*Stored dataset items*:
§
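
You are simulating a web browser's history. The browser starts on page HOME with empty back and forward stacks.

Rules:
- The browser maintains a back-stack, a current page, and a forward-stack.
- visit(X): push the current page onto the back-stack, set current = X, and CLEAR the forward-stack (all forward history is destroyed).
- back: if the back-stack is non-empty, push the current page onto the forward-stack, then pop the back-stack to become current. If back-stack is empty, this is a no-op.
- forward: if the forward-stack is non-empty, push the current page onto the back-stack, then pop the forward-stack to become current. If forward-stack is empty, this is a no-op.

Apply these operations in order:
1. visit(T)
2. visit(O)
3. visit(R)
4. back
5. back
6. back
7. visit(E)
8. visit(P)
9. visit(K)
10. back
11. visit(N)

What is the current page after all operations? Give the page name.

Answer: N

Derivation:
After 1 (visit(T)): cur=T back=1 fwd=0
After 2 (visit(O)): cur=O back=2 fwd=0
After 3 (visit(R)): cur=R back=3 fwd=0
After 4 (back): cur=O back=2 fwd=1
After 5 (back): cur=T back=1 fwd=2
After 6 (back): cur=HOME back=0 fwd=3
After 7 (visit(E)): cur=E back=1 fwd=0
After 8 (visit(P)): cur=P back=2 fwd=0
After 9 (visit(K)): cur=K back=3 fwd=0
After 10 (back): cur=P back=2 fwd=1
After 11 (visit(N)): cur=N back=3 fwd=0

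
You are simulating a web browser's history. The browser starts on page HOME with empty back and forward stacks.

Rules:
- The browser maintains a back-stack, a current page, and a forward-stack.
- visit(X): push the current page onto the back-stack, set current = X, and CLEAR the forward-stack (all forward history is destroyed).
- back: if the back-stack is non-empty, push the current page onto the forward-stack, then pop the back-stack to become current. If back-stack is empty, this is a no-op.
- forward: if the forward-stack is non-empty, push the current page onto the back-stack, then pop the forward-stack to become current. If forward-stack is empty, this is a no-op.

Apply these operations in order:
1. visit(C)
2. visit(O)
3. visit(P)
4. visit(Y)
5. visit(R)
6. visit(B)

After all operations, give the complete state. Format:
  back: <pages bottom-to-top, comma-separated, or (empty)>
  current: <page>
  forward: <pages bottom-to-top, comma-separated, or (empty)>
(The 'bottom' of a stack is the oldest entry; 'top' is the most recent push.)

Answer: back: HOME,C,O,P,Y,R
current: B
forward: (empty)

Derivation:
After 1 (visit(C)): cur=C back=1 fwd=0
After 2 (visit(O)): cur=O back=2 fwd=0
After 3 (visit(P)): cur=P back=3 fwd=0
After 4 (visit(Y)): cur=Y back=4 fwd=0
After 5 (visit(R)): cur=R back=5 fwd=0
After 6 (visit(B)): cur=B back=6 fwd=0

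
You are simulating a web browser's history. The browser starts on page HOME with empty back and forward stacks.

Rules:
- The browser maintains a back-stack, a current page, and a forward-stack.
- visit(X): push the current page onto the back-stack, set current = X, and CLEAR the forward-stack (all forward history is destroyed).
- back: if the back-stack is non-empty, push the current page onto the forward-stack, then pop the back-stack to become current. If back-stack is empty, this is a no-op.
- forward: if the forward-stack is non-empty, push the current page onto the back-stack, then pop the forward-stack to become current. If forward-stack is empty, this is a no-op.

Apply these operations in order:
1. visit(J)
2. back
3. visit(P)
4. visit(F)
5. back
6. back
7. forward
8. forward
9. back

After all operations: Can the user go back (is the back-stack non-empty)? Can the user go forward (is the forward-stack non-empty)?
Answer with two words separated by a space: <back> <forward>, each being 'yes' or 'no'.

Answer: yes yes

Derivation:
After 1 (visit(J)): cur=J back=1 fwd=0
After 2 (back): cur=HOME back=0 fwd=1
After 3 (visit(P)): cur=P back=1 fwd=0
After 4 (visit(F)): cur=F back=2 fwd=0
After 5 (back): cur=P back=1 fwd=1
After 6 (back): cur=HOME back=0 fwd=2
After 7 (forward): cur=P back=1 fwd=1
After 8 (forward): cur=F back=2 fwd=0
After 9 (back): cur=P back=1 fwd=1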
§
The response must be an exact reproduction of all the entries.

*Answer box*:
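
You are simulating a web browser's history. The browser starts on page HOME with empty back and forward stacks.

Rules:
- The browser maintains a back-stack, a current page, and a forward-stack.
- visit(X): push the current page onto the back-stack, set current = X, and CLEAR the forward-stack (all forward history is destroyed).
- back: if the back-stack is non-empty, push the current page onto the forward-stack, then pop the back-stack to become current. If back-stack is empty, this is a no-op.
- forward: if the forward-stack is non-empty, push the current page onto the back-stack, then pop the forward-stack to become current. If forward-stack is empty, this is a no-op.

Apply these operations in order:
1. visit(T)
2. visit(O)
3. visit(R)
4. back
5. back
6. back
7. visit(E)
8. visit(P)
9. visit(K)
10. back
11. visit(N)

What is the current page after all operations? Give the page name.

Answer: N

Derivation:
After 1 (visit(T)): cur=T back=1 fwd=0
After 2 (visit(O)): cur=O back=2 fwd=0
After 3 (visit(R)): cur=R back=3 fwd=0
After 4 (back): cur=O back=2 fwd=1
After 5 (back): cur=T back=1 fwd=2
After 6 (back): cur=HOME back=0 fwd=3
After 7 (visit(E)): cur=E back=1 fwd=0
After 8 (visit(P)): cur=P back=2 fwd=0
After 9 (visit(K)): cur=K back=3 fwd=0
After 10 (back): cur=P back=2 fwd=1
After 11 (visit(N)): cur=N back=3 fwd=0

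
You are simulating a web browser's history. The browser starts on page HOME with empty back and forward stacks.

Rules:
- The browser maintains a back-stack, a current page, and a forward-stack.
- visit(X): push the current page onto the back-stack, set current = X, and CLEAR the forward-stack (all forward history is destroyed).
- back: if the back-stack is non-empty, push the current page onto the forward-stack, then pop the back-stack to become current. If back-stack is empty, this is a no-op.
- forward: if the forward-stack is non-empty, push the current page onto the back-stack, then pop the forward-stack to become current. If forward-stack is empty, this is a no-op.

Apply these operations in order:
1. visit(C)
2. visit(O)
3. visit(P)
4. visit(Y)
5. visit(R)
6. visit(B)

After all operations, give the complete state. Format:
  back: <pages bottom-to-top, comma-separated, or (empty)>
  current: <page>
  forward: <pages bottom-to-top, comma-separated, or (empty)>
(The 'bottom' of a stack is the oldest entry; 'top' is the most recent push.)

Answer: back: HOME,C,O,P,Y,R
current: B
forward: (empty)

Derivation:
After 1 (visit(C)): cur=C back=1 fwd=0
After 2 (visit(O)): cur=O back=2 fwd=0
After 3 (visit(P)): cur=P back=3 fwd=0
After 4 (visit(Y)): cur=Y back=4 fwd=0
After 5 (visit(R)): cur=R back=5 fwd=0
After 6 (visit(B)): cur=B back=6 fwd=0

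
You are simulating a web browser's history. The browser starts on page HOME with empty back and forward stacks.

Rules:
- The browser maintains a back-stack, a current page, and a forward-stack.
- visit(X): push the current page onto the back-stack, set current = X, and CLEAR the forward-stack (all forward history is destroyed).
- back: if the back-stack is non-empty, push the current page onto the forward-stack, then pop the back-stack to become current. If back-stack is empty, this is a no-op.
- forward: if the forward-stack is non-empty, push the current page onto the back-stack, then pop the forward-stack to become current. If forward-stack is empty, this is a no-op.

Apply these operations in order:
1. visit(J)
2. back
3. visit(P)
4. visit(F)
5. back
6. back
7. forward
8. forward
9. back

After all operations: Can the user go back (is the back-stack non-empty)? Can the user go forward (is the forward-stack non-empty)?
Answer with two words separated by a space: <back> <forward>, each being 'yes' or 'no'.

Answer: yes yes

Derivation:
After 1 (visit(J)): cur=J back=1 fwd=0
After 2 (back): cur=HOME back=0 fwd=1
After 3 (visit(P)): cur=P back=1 fwd=0
After 4 (visit(F)): cur=F back=2 fwd=0
After 5 (back): cur=P back=1 fwd=1
After 6 (back): cur=HOME back=0 fwd=2
After 7 (forward): cur=P back=1 fwd=1
After 8 (forward): cur=F back=2 fwd=0
After 9 (back): cur=P back=1 fwd=1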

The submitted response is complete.